▶ [TASK TO CARRY OUT] Leave out every line before the one containing "(1,1), (6,8), (10,1).", and repeat the rest of the material below exactly, that line included.

>>>

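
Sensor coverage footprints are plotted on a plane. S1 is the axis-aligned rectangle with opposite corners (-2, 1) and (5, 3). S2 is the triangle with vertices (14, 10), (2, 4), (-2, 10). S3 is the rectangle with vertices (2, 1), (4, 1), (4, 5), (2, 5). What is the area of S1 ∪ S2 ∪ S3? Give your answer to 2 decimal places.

65.00

By inclusion–exclusion:
Individual areas: |S1| = 14, |S2| = 48, |S3| = 8.
|S1∩S2| = 0.
|S1∩S3|: x∈[2,4], y∈[1,3] → 2·2 = 4.
|S2∩S3| = 1.
|S1∩S2∩S3| = 0.
|S1 ∪ S2 ∪ S3| = 70 − 5 + 0 = 65.00.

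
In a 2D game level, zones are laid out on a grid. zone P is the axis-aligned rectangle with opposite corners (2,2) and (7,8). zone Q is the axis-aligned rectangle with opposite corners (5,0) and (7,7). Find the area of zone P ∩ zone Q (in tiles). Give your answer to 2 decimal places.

10.00

|zone P∩zone Q|: x∈[5,7], y∈[2,7] → 2·5 = 10.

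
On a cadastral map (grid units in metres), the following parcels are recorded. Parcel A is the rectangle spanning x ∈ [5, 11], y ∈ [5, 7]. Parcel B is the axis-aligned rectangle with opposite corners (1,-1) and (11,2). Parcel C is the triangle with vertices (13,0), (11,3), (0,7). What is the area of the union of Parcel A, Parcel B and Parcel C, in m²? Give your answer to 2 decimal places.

By inclusion–exclusion:
Individual areas: |Parcel A| = 12, |Parcel B| = 30, |Parcel C| = 12.5.
|Parcel A∩Parcel B| = 0 (no overlap).
|Parcel A∩Parcel C| = 0.0455.
|Parcel B∩Parcel C| = 0.7912.
|Parcel A∩Parcel B∩Parcel C| = 0.
|Parcel A ∪ Parcel B ∪ Parcel C| = 54.5 − 0.8367 + 0 = 53.66.

53.66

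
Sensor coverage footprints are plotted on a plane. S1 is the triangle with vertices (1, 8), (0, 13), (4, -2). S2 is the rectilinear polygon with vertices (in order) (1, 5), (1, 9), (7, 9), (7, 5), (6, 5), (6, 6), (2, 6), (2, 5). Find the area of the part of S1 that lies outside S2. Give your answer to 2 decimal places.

|S1| = 2.5, |S1∩S2| = 1.0167.
|S1 ∖ S2| = |S1| − |S1∩S2| = 2.5 − 1.0167 = 1.48.

1.48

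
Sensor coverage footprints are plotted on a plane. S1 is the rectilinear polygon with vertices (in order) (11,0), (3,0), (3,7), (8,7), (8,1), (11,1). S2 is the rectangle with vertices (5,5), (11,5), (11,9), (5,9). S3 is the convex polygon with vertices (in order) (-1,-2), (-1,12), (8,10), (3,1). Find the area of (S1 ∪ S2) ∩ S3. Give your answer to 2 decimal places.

13.78

The region (S1 ∪ S2) ∩ S3 is the polygon with vertices (3,7), (5,7), (5,9), (7.444,9), (3,1).
By the shoelace formula its area is 13.78.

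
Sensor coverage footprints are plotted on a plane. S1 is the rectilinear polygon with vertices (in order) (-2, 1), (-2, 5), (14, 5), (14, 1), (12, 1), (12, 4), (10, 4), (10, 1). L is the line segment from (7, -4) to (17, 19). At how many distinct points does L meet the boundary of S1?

4

The segment meets the boundary at (10.913,5), (10,2.9), (9.174,1), (10.478,4).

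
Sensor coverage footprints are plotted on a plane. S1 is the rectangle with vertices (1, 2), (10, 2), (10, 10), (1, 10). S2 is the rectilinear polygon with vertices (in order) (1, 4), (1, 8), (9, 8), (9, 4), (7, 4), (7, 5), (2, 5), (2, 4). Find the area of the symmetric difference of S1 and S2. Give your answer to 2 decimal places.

|S1| = 72, |S2| = 27, |S1∩S2| = 27.
|S1 △ S2| = |S1| + |S2| − 2·|S1∩S2| = 72 + 27 − 54 = 45.00.

45.00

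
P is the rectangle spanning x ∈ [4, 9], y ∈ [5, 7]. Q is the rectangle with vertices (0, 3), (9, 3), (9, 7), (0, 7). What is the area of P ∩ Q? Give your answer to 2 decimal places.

|P∩Q|: x∈[4,9], y∈[5,7] → 5·2 = 10.

10.00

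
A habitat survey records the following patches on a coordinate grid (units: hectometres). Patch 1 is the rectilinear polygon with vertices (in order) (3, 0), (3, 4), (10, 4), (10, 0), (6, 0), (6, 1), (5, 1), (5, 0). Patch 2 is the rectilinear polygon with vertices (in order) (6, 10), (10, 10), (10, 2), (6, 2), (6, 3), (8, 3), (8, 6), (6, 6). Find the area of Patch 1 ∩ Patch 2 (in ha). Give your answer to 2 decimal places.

6.00

The intersection is the polygon with vertices (10,4), (10,2), (6,2), (6,3), (8,3), (8,4).
By the shoelace formula its area is 6.00.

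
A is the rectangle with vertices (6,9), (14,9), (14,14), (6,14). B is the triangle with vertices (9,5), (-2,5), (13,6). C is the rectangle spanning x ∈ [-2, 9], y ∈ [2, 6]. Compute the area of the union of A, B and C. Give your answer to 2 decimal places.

By inclusion–exclusion:
Individual areas: |A| = 40, |B| = 5.5, |C| = 44.
|A∩B| = 0.
|A∩C| = 0 (no overlap).
|B∩C| = 4.0333.
|A∩B∩C| = 0.
|A ∪ B ∪ C| = 89.5 − 4.0333 + 0 = 85.47.

85.47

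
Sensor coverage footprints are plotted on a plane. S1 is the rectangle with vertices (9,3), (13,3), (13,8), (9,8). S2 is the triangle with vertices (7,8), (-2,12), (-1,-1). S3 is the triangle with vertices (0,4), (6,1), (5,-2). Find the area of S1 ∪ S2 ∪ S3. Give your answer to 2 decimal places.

By inclusion–exclusion:
Individual areas: |S1| = 20, |S2| = 56.5, |S3| = 10.5.
|S1∩S2| = 0.
|S1∩S3| = 0.
|S2∩S3| = 1.391.
|S1∩S2∩S3| = 0.
|S1 ∪ S2 ∪ S3| = 87 − 1.391 + 0 = 85.61.

85.61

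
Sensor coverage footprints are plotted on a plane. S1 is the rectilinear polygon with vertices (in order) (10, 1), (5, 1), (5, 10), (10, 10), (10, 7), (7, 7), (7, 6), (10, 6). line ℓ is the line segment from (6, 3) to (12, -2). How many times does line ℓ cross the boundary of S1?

1

The segment meets the boundary at (8.4,1).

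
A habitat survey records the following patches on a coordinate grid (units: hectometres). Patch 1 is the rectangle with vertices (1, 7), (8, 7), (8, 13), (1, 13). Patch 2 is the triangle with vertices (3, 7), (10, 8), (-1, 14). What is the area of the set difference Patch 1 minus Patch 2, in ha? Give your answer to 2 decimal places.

19.29

|Patch 1| = 42, |Patch 1∩Patch 2| = 22.7143.
|Patch 1 ∖ Patch 2| = |Patch 1| − |Patch 1∩Patch 2| = 42 − 22.7143 = 19.29.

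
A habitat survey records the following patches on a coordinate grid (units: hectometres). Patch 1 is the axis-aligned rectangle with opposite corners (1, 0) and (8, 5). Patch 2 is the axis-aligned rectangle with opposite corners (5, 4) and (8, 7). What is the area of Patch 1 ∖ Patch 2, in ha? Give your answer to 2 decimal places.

|Patch 1∩Patch 2|: x∈[5,8], y∈[4,5] → 3·1 = 3.
|Patch 1| = 35.
|Patch 1 ∖ Patch 2| = |Patch 1| − |Patch 1∩Patch 2| = 35 − 3 = 32.00.

32.00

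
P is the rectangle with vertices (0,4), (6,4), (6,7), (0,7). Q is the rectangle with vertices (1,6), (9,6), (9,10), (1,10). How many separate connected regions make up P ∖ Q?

1

P ∖ Q is a single connected region.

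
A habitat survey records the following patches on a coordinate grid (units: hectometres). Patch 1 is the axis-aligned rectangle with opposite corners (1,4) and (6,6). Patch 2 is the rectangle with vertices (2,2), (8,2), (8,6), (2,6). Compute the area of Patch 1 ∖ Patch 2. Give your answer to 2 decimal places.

|Patch 1∩Patch 2|: x∈[2,6], y∈[4,6] → 4·2 = 8.
|Patch 1| = 10.
|Patch 1 ∖ Patch 2| = |Patch 1| − |Patch 1∩Patch 2| = 10 − 8 = 2.00.

2.00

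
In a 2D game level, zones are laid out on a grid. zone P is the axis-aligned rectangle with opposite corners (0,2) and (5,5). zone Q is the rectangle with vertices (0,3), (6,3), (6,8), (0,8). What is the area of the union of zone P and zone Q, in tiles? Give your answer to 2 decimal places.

By inclusion–exclusion:
Individual areas: |zone P| = 15, |zone Q| = 30.
|zone P∩zone Q|: x∈[0,5], y∈[3,5] → 5·2 = 10.
|zone P ∪ zone Q| = 45 − 10 = 35.00.

35.00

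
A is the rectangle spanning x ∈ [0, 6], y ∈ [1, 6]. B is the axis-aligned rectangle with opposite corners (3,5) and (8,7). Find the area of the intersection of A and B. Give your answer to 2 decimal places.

3.00

|A∩B|: x∈[3,6], y∈[5,6] → 3·1 = 3.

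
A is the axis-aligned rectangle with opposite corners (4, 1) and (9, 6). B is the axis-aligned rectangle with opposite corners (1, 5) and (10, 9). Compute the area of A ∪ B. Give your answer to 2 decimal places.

56.00

By inclusion–exclusion:
Individual areas: |A| = 25, |B| = 36.
|A∩B|: x∈[4,9], y∈[5,6] → 5·1 = 5.
|A ∪ B| = 61 − 5 = 56.00.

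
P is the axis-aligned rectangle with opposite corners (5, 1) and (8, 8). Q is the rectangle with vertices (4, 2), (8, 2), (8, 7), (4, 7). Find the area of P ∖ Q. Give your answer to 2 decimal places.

|P∩Q|: x∈[5,8], y∈[2,7] → 3·5 = 15.
|P| = 21.
|P ∖ Q| = |P| − |P∩Q| = 21 − 15 = 6.00.

6.00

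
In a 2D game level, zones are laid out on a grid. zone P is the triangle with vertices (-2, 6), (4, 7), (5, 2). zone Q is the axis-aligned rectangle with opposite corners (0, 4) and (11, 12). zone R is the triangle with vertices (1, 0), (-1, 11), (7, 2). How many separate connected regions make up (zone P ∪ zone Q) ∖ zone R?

2

(zone P ∪ zone Q) ∖ zone R splits into 2 disjoint pieces (area 72.6597, area 1.6195).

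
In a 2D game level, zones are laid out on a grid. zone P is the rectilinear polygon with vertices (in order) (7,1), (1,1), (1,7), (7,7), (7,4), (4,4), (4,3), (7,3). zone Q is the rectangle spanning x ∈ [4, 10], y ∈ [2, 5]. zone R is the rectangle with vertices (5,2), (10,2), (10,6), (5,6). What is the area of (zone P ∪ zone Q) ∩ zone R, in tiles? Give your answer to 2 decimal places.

The region (zone P ∪ zone Q) ∩ zone R is the polygon with vertices (7,5), (10,5), (10,2), (7,2), (5,2), (5,6), (7,6).
By the shoelace formula its area is 17.00.

17.00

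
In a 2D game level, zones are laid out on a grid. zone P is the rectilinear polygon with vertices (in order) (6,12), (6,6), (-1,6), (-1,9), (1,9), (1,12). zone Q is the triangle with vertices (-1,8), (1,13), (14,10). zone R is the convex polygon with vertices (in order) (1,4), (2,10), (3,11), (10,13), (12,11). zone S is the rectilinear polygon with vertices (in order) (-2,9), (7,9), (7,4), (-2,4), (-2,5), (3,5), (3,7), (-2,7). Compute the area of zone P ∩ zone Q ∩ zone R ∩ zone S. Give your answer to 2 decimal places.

The intersection is the polygon with vertices (1.833,9), (6,9), (6,8.933), (1.727,8.364).
By the shoelace formula its area is 1.47.

1.47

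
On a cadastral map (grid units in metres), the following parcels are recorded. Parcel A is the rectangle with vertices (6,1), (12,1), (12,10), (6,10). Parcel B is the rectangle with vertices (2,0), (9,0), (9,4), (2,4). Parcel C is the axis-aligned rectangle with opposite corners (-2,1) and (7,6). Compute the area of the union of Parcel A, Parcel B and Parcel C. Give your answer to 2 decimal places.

101.00

By inclusion–exclusion:
Individual areas: |Parcel A| = 54, |Parcel B| = 28, |Parcel C| = 45.
|Parcel A∩Parcel B|: x∈[6,9], y∈[1,4] → 3·3 = 9.
|Parcel A∩Parcel C|: x∈[6,7], y∈[1,6] → 1·5 = 5.
|Parcel B∩Parcel C|: x∈[2,7], y∈[1,4] → 5·3 = 15.
|Parcel A∩Parcel B∩Parcel C| = 3.
|Parcel A ∪ Parcel B ∪ Parcel C| = 127 − 29 + 3 = 101.00.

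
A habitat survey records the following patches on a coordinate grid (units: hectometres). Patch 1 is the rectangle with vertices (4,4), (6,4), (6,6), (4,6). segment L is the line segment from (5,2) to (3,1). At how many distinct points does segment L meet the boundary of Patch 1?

0

The segment lies entirely outside Patch 1 and never meets its boundary.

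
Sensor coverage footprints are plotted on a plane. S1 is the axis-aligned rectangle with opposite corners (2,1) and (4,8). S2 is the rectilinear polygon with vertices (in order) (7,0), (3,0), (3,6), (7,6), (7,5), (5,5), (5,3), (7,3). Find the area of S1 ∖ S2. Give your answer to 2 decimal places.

|S1| = 14, |S1∩S2| = 5.
|S1 ∖ S2| = |S1| − |S1∩S2| = 14 − 5 = 9.00.

9.00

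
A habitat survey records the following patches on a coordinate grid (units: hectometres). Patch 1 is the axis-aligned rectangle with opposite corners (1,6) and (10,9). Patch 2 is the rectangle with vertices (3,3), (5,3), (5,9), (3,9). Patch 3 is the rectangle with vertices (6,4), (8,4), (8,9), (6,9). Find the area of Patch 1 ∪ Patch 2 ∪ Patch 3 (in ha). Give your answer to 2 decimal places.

By inclusion–exclusion:
Individual areas: |Patch 1| = 27, |Patch 2| = 12, |Patch 3| = 10.
|Patch 1∩Patch 2|: x∈[3,5], y∈[6,9] → 2·3 = 6.
|Patch 1∩Patch 3|: x∈[6,8], y∈[6,9] → 2·3 = 6.
|Patch 2∩Patch 3| = 0 (no overlap).
|Patch 1∩Patch 2∩Patch 3| = 0.
|Patch 1 ∪ Patch 2 ∪ Patch 3| = 49 − 12 + 0 = 37.00.

37.00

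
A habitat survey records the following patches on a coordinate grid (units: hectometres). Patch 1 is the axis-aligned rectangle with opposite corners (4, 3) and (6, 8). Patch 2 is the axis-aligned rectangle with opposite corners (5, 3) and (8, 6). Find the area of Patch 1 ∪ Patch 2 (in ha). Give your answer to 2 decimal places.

16.00

By inclusion–exclusion:
Individual areas: |Patch 1| = 10, |Patch 2| = 9.
|Patch 1∩Patch 2|: x∈[5,6], y∈[3,6] → 1·3 = 3.
|Patch 1 ∪ Patch 2| = 19 − 3 = 16.00.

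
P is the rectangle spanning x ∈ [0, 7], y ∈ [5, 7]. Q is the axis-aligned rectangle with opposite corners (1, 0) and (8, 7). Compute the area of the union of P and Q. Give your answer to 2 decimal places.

51.00

By inclusion–exclusion:
Individual areas: |P| = 14, |Q| = 49.
|P∩Q|: x∈[1,7], y∈[5,7] → 6·2 = 12.
|P ∪ Q| = 63 − 12 = 51.00.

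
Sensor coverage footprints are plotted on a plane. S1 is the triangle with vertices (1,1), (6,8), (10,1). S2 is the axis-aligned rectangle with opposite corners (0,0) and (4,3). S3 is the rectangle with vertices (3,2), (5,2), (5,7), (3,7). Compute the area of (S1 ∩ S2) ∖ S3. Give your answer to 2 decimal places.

3.57

|S1 ∩ S2| = 4.5714.
|(S1 ∩ S2) ∩ S3| = 1.
|(S1 ∩ S2) ∖ S3| = 4.5714 − 1 = 3.57.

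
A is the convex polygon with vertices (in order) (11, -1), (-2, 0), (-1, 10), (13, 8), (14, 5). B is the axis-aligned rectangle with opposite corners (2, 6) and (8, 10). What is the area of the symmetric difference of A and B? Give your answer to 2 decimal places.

|A| = 138, |B| = 24, |A∩B| = 18.8571.
|A △ B| = |A| + |B| − 2·|A∩B| = 138 + 24 − 37.7143 = 124.29.

124.29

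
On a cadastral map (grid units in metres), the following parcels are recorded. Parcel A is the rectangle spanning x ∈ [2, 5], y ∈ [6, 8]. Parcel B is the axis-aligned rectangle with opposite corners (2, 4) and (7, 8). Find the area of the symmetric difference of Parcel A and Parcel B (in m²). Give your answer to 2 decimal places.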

<<<

▶ [ANSWER FOR THIS EXERCISE]
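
Sensor coverage footprints are plotted on a plane. S1 is the triangle with vertices (1,1), (6,8), (10,1). S2 is the axis-aligned rectangle with opposite corners (0,0) and (4,3). S3 is the rectangle with vertices (3,2), (5,2), (5,7), (3,7). Compute the area of (S1 ∩ S2) ∖ S3. Give your answer to 2 decimal places.

3.57

|S1 ∩ S2| = 4.5714.
|(S1 ∩ S2) ∩ S3| = 1.
|(S1 ∩ S2) ∖ S3| = 4.5714 − 1 = 3.57.

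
A is the convex polygon with vertices (in order) (11, -1), (-2, 0), (-1, 10), (13, 8), (14, 5). B is the axis-aligned rectangle with opposite corners (2, 6) and (8, 10). What is the area of the symmetric difference of A and B? Give your answer to 2 decimal places.

|A| = 138, |B| = 24, |A∩B| = 18.8571.
|A △ B| = |A| + |B| − 2·|A∩B| = 138 + 24 − 37.7143 = 124.29.

124.29

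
On a cadastral map (grid units in metres), the following parcels are recorded. Parcel A is the rectangle spanning x ∈ [2, 5], y ∈ [6, 8]. Parcel B is the axis-aligned rectangle with opposite corners (2, 4) and (7, 8). Find the area of the symmetric difference of Parcel A and Parcel B (in m²). Give your answer to 2 decimal places.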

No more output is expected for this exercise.